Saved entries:
Segment Open

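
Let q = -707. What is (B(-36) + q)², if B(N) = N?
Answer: 552049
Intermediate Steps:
(B(-36) + q)² = (-36 - 707)² = (-743)² = 552049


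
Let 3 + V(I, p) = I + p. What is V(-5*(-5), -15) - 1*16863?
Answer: -16856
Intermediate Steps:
V(I, p) = -3 + I + p (V(I, p) = -3 + (I + p) = -3 + I + p)
V(-5*(-5), -15) - 1*16863 = (-3 - 5*(-5) - 15) - 1*16863 = (-3 + 25 - 15) - 16863 = 7 - 16863 = -16856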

Segment Closed

**ACTIVITY:** So that nothing is lost, please repeat all of the entries exactly.

**OUTPUT:**
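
Let q = -707. What is (B(-36) + q)², if B(N) = N?
Answer: 552049
Intermediate Steps:
(B(-36) + q)² = (-36 - 707)² = (-743)² = 552049


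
Let 3 + V(I, p) = I + p. What is V(-5*(-5), -15) - 1*16863?
Answer: -16856
Intermediate Steps:
V(I, p) = -3 + I + p (V(I, p) = -3 + (I + p) = -3 + I + p)
V(-5*(-5), -15) - 1*16863 = (-3 - 5*(-5) - 15) - 1*16863 = (-3 + 25 - 15) - 16863 = 7 - 16863 = -16856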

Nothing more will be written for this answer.